>>>>
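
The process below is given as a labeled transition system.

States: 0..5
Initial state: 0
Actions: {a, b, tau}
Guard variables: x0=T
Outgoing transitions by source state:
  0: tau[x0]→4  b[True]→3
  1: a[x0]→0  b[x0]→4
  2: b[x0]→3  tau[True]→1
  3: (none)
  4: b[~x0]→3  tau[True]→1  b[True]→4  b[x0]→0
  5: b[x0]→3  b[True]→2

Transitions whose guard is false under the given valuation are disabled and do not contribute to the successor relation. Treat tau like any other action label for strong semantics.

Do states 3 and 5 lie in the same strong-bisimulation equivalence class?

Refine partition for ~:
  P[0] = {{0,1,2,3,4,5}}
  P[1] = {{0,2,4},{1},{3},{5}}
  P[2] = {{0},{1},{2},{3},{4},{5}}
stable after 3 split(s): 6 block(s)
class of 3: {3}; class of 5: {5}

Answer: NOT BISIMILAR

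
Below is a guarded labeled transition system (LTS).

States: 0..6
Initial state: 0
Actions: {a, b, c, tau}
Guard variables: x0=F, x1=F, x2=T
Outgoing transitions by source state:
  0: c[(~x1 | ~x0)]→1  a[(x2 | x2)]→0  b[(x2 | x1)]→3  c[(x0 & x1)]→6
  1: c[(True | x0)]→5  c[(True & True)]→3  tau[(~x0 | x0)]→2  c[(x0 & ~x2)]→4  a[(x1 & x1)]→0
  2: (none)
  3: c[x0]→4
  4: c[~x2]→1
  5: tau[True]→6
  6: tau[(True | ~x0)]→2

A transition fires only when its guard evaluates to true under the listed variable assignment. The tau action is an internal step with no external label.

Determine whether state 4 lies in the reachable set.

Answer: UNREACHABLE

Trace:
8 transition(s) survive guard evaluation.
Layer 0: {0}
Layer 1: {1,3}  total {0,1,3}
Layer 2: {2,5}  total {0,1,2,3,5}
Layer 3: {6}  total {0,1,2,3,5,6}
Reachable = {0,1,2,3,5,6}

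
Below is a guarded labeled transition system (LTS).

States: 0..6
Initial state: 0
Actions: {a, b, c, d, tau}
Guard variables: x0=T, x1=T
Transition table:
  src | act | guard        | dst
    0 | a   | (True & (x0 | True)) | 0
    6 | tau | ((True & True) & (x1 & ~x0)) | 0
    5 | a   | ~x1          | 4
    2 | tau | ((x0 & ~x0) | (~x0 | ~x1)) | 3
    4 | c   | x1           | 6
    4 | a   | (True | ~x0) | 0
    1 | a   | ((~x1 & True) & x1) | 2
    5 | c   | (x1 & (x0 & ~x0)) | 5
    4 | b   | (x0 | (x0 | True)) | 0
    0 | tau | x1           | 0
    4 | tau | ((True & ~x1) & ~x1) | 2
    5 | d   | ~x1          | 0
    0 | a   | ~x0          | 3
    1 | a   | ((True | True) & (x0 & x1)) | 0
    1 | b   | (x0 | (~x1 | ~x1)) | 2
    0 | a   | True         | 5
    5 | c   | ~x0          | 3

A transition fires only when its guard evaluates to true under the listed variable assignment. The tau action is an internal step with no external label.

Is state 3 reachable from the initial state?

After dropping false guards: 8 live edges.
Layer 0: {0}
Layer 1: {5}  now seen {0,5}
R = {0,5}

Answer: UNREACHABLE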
<<<<
* **Your instructions**
Copy down the entries exactly, leaving out no line.

* **Exercise output**
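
The process below is given as a labeled transition system.

States: 0..5
Initial state: 0
Actions: {a, b, tau}
Guard variables: x0=T
Outgoing transitions by source state:
  0: tau[x0]→4  b[True]→3
  1: a[x0]→0  b[x0]→4
  2: b[x0]→3  tau[True]→1
  3: (none)
  4: b[~x0]→3  tau[True]→1  b[True]→4  b[x0]→0
  5: b[x0]→3  b[True]→2

Transitions whose guard is false under the given valuation are disabled and do not contribute to the successor relation. Treat tau like any other action label for strong semantics.

Do states 3 and 5 lie in the same strong-bisimulation equivalence class?

Refine partition for ~:
  P[0] = {{0,1,2,3,4,5}}
  P[1] = {{0,2,4},{1},{3},{5}}
  P[2] = {{0},{1},{2},{3},{4},{5}}
stable after 3 split(s): 6 block(s)
class of 3: {3}; class of 5: {5}

Answer: NOT BISIMILAR

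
Below is a guarded labeled transition system (LTS).

States: 0..6
Initial state: 0
Actions: {a, b, c, tau}
Guard variables: x0=F, x1=F, x2=T
Outgoing transitions by source state:
  0: c[(~x1 | ~x0)]→1  a[(x2 | x2)]→0  b[(x2 | x1)]→3  c[(x0 & x1)]→6
  1: c[(True | x0)]→5  c[(True & True)]→3  tau[(~x0 | x0)]→2  c[(x0 & ~x2)]→4  a[(x1 & x1)]→0
  2: (none)
  3: c[x0]→4
  4: c[~x2]→1
  5: tau[True]→6
  6: tau[(True | ~x0)]→2

A transition fires only when its guard evaluates to true under the listed variable assignment. The tau action is an internal step with no external label.

Determine whether state 4 lies in the reachable set.

Answer: UNREACHABLE

Trace:
8 transition(s) survive guard evaluation.
Layer 0: {0}
Layer 1: {1,3}  total {0,1,3}
Layer 2: {2,5}  total {0,1,2,3,5}
Layer 3: {6}  total {0,1,2,3,5,6}
Reachable = {0,1,2,3,5,6}

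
Below is a guarded labeled transition system (LTS).

States: 0..6
Initial state: 0
Actions: {a, b, c, d, tau}
Guard variables: x0=T, x1=T
Transition table:
  src | act | guard        | dst
    0 | a   | (True & (x0 | True)) | 0
    6 | tau | ((True & True) & (x1 & ~x0)) | 0
    5 | a   | ~x1          | 4
    2 | tau | ((x0 & ~x0) | (~x0 | ~x1)) | 3
    4 | c   | x1           | 6
    4 | a   | (True | ~x0) | 0
    1 | a   | ((~x1 & True) & x1) | 2
    5 | c   | (x1 & (x0 & ~x0)) | 5
    4 | b   | (x0 | (x0 | True)) | 0
    0 | tau | x1           | 0
    4 | tau | ((True & ~x1) & ~x1) | 2
    5 | d   | ~x1          | 0
    0 | a   | ~x0          | 3
    1 | a   | ((True | True) & (x0 & x1)) | 0
    1 | b   | (x0 | (~x1 | ~x1)) | 2
    0 | a   | True         | 5
    5 | c   | ~x0          | 3

A transition fires only when its guard evaluates to true under the listed variable assignment. The tau action is an internal step with no external label.

Is state 3 reachable from the initial state?

After dropping false guards: 8 live edges.
Layer 0: {0}
Layer 1: {5}  now seen {0,5}
R = {0,5}

Answer: UNREACHABLE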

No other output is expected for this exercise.